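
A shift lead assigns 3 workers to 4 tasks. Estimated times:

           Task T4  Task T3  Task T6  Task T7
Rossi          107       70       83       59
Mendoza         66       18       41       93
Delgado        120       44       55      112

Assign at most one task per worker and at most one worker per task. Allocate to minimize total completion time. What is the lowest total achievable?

This is the linear assignment problem.
Optimal: Rossi→Task T7 (59 min), Mendoza→Task T3 (18 min), Delgado→Task T6 (55 min) — total 59+18+55 = 132 min.
Column-greedy (each task in turn goes to its cheapest remaining worker) gives 193 min, worse by 61.
Next-best assignment: Rossi→Task T7, Mendoza→Task T6, Delgado→Task T3 = 144 min.

Min total: 132 min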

Try it:
Reproduce the whole listing so that each line matches the original exactly.

Solution to the problem:
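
A shift lead assigns 3 workers to 4 tasks. Estimated times:

           Task T4  Task T3  Task T6  Task T7
Rossi          107       70       83       59
Mendoza         66       18       41       93
Delgado        120       44       55      112

Assign at most one task per worker and at most one worker per task. Allocate to minimize total completion time. What is the lowest total achievable?

This is the linear assignment problem.
Optimal: Rossi→Task T7 (59 min), Mendoza→Task T3 (18 min), Delgado→Task T6 (55 min) — total 59+18+55 = 132 min.
Column-greedy (each task in turn goes to its cheapest remaining worker) gives 193 min, worse by 61.
Next-best assignment: Rossi→Task T7, Mendoza→Task T6, Delgado→Task T3 = 144 min.

Min total: 132 min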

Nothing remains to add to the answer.